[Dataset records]
= = = = = = =
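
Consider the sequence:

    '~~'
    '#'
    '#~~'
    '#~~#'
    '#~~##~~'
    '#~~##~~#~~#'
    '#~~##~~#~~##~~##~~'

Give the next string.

Each term (from the third on) is the previous term followed by the one before it: term 3 = #·~~ = #~~.
So term 8 is #~~##~~#~~##~~##~~·#~~##~~#~~#.

#~~##~~#~~##~~##~~#~~##~~#~~#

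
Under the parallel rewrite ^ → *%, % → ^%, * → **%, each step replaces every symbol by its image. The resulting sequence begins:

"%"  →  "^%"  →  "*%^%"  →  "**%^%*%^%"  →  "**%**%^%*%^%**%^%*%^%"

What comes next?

Rewriting the 21 symbols of **%**%^%*%^%**%^%*%^% one by one yields **% **% ^% **% **% ^% *% ^% **% ^% *% ^% **% **% ^% *% ^% **% ^% *% ^%; concatenated:

**%**%^%**%**%^%*%^%**%^%*%^%**%**%^%*%^%**%^%*%^%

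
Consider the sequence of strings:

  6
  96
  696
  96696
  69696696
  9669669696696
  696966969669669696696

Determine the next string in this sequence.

9669669696696696966969669669696696

Each term (from the third on) is the two preceding terms concatenated in order: term 3 = 6·96 = 696.
So term 8 is 9669669696696·696966969669669696696.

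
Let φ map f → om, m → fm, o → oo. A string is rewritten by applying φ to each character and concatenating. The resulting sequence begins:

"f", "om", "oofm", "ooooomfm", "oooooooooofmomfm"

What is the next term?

Applying the rule to each of the 16 symbols of oooooooooofmomfm gives the pieces oo oo oo oo oo oo oo oo oo oo om fm oo fm om fm, which concatenate to the answer.

ooooooooooooooooooooomfmoofmomfm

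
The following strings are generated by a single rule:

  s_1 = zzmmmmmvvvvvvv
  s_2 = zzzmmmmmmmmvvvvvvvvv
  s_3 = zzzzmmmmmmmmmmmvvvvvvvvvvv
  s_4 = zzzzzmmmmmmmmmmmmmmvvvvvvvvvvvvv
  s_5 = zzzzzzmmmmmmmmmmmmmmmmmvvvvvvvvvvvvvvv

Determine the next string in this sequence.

Term n consists of n z's, followed by 3n-1 m's, followed by 2n+3 v's, where the shown terms are n = 2, 3, 4, 5, 6.
Setting n = 7 gives 7, 20, 17 characters in each block.

zzzzzzzmmmmmmmmmmmmmmmmmmmmvvvvvvvvvvvvvvvvv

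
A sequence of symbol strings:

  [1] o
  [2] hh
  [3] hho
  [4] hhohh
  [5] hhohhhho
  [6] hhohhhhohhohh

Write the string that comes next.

hhohhhhohhohhhhohhhho

This is a Fibonacci-style word recurrence s(k) = s(k−1)·s(k−2): e.g. hh·o = hho.
Continuing: hhohhhhohhohh · hhohhhho gives term 7.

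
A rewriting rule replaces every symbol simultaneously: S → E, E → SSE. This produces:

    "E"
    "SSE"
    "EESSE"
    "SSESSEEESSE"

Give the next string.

EESSEEESSESSESSEEESSE

Apply φ to SSESSEEESSE symbol by symbol: S→E, S→E, E→SSE, S→E, S→E, E→SSE, E→SSE, E→SSE, S→E, S→E, E→SSE; joined: E E SSE E E SSE SSE SSE E E SSE.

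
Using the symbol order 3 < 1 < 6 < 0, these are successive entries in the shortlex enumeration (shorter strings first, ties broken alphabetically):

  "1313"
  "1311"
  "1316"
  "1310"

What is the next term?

Find the rightmost character of 1310 below 0, bump it to the next letter, and reset everything to its right to 3.

1363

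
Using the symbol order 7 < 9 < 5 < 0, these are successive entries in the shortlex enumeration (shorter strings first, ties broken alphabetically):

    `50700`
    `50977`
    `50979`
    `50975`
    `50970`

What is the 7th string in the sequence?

50999

Advancing 2 positions from 50970 through 50970 → 50997 reaches term 7.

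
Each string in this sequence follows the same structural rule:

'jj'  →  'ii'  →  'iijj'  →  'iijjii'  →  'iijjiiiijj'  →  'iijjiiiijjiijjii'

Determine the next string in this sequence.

Each term (from the third on) is the previous term followed by the one before it: term 3 = ii·jj = iijj.
Continuing: iijjiiiijjiijjii · iijjiiiijj gives term 7.

iijjiiiijjiijjiiiijjiiiijj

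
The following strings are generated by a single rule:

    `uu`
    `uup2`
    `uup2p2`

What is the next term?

The strings grow by a fixed suffix p2 each time.
Applying this once more to uup2p2:

uup2p2p2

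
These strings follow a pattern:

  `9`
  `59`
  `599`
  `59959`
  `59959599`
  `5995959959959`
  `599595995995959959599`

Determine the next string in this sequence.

This is a Fibonacci-style word recurrence s(k) = s(k−1)·s(k−2): e.g. 59·9 = 599.
So term 8 is 599595995995959959599·5995959959959.

5995959959959599595995995959959959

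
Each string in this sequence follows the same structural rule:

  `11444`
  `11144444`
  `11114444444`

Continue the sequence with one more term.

Reading off run lengths: 1 runs 2, 3, 4; 4 runs 3, 5, 7 — each is linear in n, where the shown terms are n = 2, 3, 4.
For the next term, n = 5, so the run lengths are 5, 9.

11111444444444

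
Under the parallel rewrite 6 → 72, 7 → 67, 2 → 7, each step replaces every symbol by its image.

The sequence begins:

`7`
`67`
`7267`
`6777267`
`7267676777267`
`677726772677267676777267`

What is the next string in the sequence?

72676767772676777267677726772677267676777267

Replace each of the 24 characters of 677726772677267676777267 in place — 72 67 67 67 7 72 67 67 7 72 67 67 7 72 67 72 67 72 67 67 67 7 72 67 — and concatenate.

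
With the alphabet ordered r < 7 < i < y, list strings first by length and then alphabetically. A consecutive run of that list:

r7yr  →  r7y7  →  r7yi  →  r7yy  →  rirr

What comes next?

Treat rirr as a base-4 numeral over the given alphabet and add one, carrying through any trailing y's.

rir7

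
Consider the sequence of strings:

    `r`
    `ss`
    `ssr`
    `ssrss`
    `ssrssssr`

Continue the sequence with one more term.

ssrssssrssrss

From term 3 onward, concatenate the last term with the second-to-last: ss·r = ssr, ssr·ss = ssrss, …
Continuing: ssrssssr · ssrss gives term 6.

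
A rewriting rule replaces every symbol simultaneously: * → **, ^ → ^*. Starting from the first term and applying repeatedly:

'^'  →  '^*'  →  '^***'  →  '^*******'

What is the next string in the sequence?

Rewriting each symbol of ^*******: ^→^*, *→**, *→**, *→**, *→**, *→**, *→**, *→**, which concatenates to ^* ** ** ** ** ** ** **.

^***************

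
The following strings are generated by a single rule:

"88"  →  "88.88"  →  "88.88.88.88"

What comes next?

88.88.88.88.88.88.88.88

s(k+1) = s(k)·.·s(k) — each term doubles the last with '.' between the halves.
So the next term is two copies of 88.88.88.88 with '.' between the halves.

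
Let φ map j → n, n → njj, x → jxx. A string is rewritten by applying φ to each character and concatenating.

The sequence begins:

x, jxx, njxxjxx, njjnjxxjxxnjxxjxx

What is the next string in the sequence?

Applying the rule to each of the 17 symbols of njjnjxxjxxnjxxjxx gives the pieces njj n n njj n jxx jxx n jxx jxx njj n jxx jxx n jxx jxx, which concatenate to the answer.

njjnnnjjnjxxjxxnjxxjxxnjjnjxxjxxnjxxjxx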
= = = = = = =
#### Exercise goal:
Each record must be reproduced exactly. Keep every one.

#### Result of this exercise:
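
Consider the sequence:

    '~~'
    '#'
    '#~~'
    '#~~#'
    '#~~##~~'
    '#~~##~~#~~#'
    '#~~##~~#~~##~~##~~'

Give the next string.

Each term (from the third on) is the previous term followed by the one before it: term 3 = #·~~ = #~~.
So term 8 is #~~##~~#~~##~~##~~·#~~##~~#~~#.

#~~##~~#~~##~~##~~#~~##~~#~~#

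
Under the parallel rewrite ^ → *%, % → ^%, * → **%, each step replaces every symbol by its image. The resulting sequence begins:

"%"  →  "^%"  →  "*%^%"  →  "**%^%*%^%"  →  "**%**%^%*%^%**%^%*%^%"

What comes next?

Rewriting the 21 symbols of **%**%^%*%^%**%^%*%^% one by one yields **% **% ^% **% **% ^% *% ^% **% ^% *% ^% **% **% ^% *% ^% **% ^% *% ^%; concatenated:

**%**%^%**%**%^%*%^%**%^%*%^%**%**%^%*%^%**%^%*%^%

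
Consider the sequence of strings:

  6
  96
  696
  96696
  69696696
  9669669696696
  696966969669669696696

Determine the next string in this sequence.

9669669696696696966969669669696696

Each term (from the third on) is the two preceding terms concatenated in order: term 3 = 6·96 = 696.
So term 8 is 9669669696696·696966969669669696696.

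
Let φ map f → om, m → fm, o → oo. A string is rewritten by applying φ to each character and concatenating. The resulting sequence begins:

"f", "om", "oofm", "ooooomfm", "oooooooooofmomfm"

What is the next term?

Applying the rule to each of the 16 symbols of oooooooooofmomfm gives the pieces oo oo oo oo oo oo oo oo oo oo om fm oo fm om fm, which concatenate to the answer.

ooooooooooooooooooooomfmoofmomfm

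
The following strings are generated by a single rule:

  s_1 = zzmmmmmvvvvvvv
  s_2 = zzzmmmmmmmmvvvvvvvvv
  s_3 = zzzzmmmmmmmmmmmvvvvvvvvvvv
  s_4 = zzzzzmmmmmmmmmmmmmmvvvvvvvvvvvvv
  s_5 = zzzzzzmmmmmmmmmmmmmmmmmvvvvvvvvvvvvvvv

Determine the next string in this sequence.

Term n consists of n z's, followed by 3n-1 m's, followed by 2n+3 v's, where the shown terms are n = 2, 3, 4, 5, 6.
Setting n = 7 gives 7, 20, 17 characters in each block.

zzzzzzzmmmmmmmmmmmmmmmmmmmmvvvvvvvvvvvvvvvvv

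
A sequence of symbol strings:

  [1] o
  [2] hh
  [3] hho
  [4] hhohh
  [5] hhohhhho
  [6] hhohhhhohhohh

Write the string that comes next.

hhohhhhohhohhhhohhhho

This is a Fibonacci-style word recurrence s(k) = s(k−1)·s(k−2): e.g. hh·o = hho.
Continuing: hhohhhhohhohh · hhohhhho gives term 7.

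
A rewriting rule replaces every symbol simultaneously: S → E, E → SSE. This produces:

    "E"
    "SSE"
    "EESSE"
    "SSESSEEESSE"

Give the next string.

EESSEEESSESSESSEEESSE

Apply φ to SSESSEEESSE symbol by symbol: S→E, S→E, E→SSE, S→E, S→E, E→SSE, E→SSE, E→SSE, S→E, S→E, E→SSE; joined: E E SSE E E SSE SSE SSE E E SSE.

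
Using the symbol order 3 < 1 < 6 < 0, these are successive entries in the shortlex enumeration (shorter strings first, ties broken alphabetically):

  "1313"
  "1311"
  "1316"
  "1310"

What is the next term?

Find the rightmost character of 1310 below 0, bump it to the next letter, and reset everything to its right to 3.

1363

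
Using the symbol order 7 < 9 < 5 < 0, these are successive entries in the shortlex enumeration (shorter strings first, ties broken alphabetically):

    `50700`
    `50977`
    `50979`
    `50975`
    `50970`

What is the 7th string in the sequence?

50999

Advancing 2 positions from 50970 through 50970 → 50997 reaches term 7.

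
Each string in this sequence follows the same structural rule:

'jj'  →  'ii'  →  'iijj'  →  'iijjii'  →  'iijjiiiijj'  →  'iijjiiiijjiijjii'

Determine the next string in this sequence.

Each term (from the third on) is the previous term followed by the one before it: term 3 = ii·jj = iijj.
Continuing: iijjiiiijjiijjii · iijjiiiijj gives term 7.

iijjiiiijjiijjiiiijjiiiijj

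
The following strings are generated by a single rule:

    `uu`
    `uup2`
    `uup2p2`

What is the next term?

The strings grow by a fixed suffix p2 each time.
Applying this once more to uup2p2:

uup2p2p2

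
These strings follow a pattern:

  `9`
  `59`
  `599`
  `59959`
  `59959599`
  `5995959959959`
  `599595995995959959599`

Determine the next string in this sequence.

This is a Fibonacci-style word recurrence s(k) = s(k−1)·s(k−2): e.g. 59·9 = 599.
So term 8 is 599595995995959959599·5995959959959.

5995959959959599595995995959959959

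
Each string in this sequence follows the same structural rule:

  `11444`
  `11144444`
  `11114444444`

Continue the sequence with one more term.

Reading off run lengths: 1 runs 2, 3, 4; 4 runs 3, 5, 7 — each is linear in n, where the shown terms are n = 2, 3, 4.
For the next term, n = 5, so the run lengths are 5, 9.

11111444444444

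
Under the parallel rewrite 6 → 72, 7 → 67, 2 → 7, each step replaces every symbol by its image.

The sequence begins:

`7`
`67`
`7267`
`6777267`
`7267676777267`
`677726772677267676777267`

What is the next string in the sequence?

72676767772676777267677726772677267676777267

Replace each of the 24 characters of 677726772677267676777267 in place — 72 67 67 67 7 72 67 67 7 72 67 67 7 72 67 72 67 72 67 67 67 7 72 67 — and concatenate.

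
With the alphabet ordered r < 7 < i < y, list strings first by length and then alphabetically. A consecutive run of that list:

r7yr  →  r7y7  →  r7yi  →  r7yy  →  rirr

What comes next?

Treat rirr as a base-4 numeral over the given alphabet and add one, carrying through any trailing y's.

rir7

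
Consider the sequence of strings:

    `r`
    `ss`
    `ssr`
    `ssrss`
    `ssrssssr`

Continue the sequence with one more term.

ssrssssrssrss

From term 3 onward, concatenate the last term with the second-to-last: ss·r = ssr, ssr·ss = ssrss, …
Continuing: ssrssssr · ssrss gives term 6.

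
A rewriting rule replaces every symbol simultaneously: * → **, ^ → ^*. Starting from the first term and applying repeatedly:

'^'  →  '^*'  →  '^***'  →  '^*******'

What is the next string in the sequence?

Rewriting each symbol of ^*******: ^→^*, *→**, *→**, *→**, *→**, *→**, *→**, *→**, which concatenates to ^* ** ** ** ** ** ** **.

^***************

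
The following strings are generated by a single rule:

"88"  →  "88.88"  →  "88.88.88.88"

What comes next?

88.88.88.88.88.88.88.88

s(k+1) = s(k)·.·s(k) — each term doubles the last with '.' between the halves.
So the next term is two copies of 88.88.88.88 with '.' between the halves.

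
Let φ map j → n, n → njj, x → jxx. A string is rewritten by applying φ to each character and concatenating.

The sequence begins:

x, jxx, njxxjxx, njjnjxxjxxnjxxjxx

What is the next string in the sequence?

Applying the rule to each of the 17 symbols of njjnjxxjxxnjxxjxx gives the pieces njj n n njj n jxx jxx n jxx jxx njj n jxx jxx n jxx jxx, which concatenate to the answer.

njjnnnjjnjxxjxxnjxxjxxnjjnjxxjxxnjxxjxx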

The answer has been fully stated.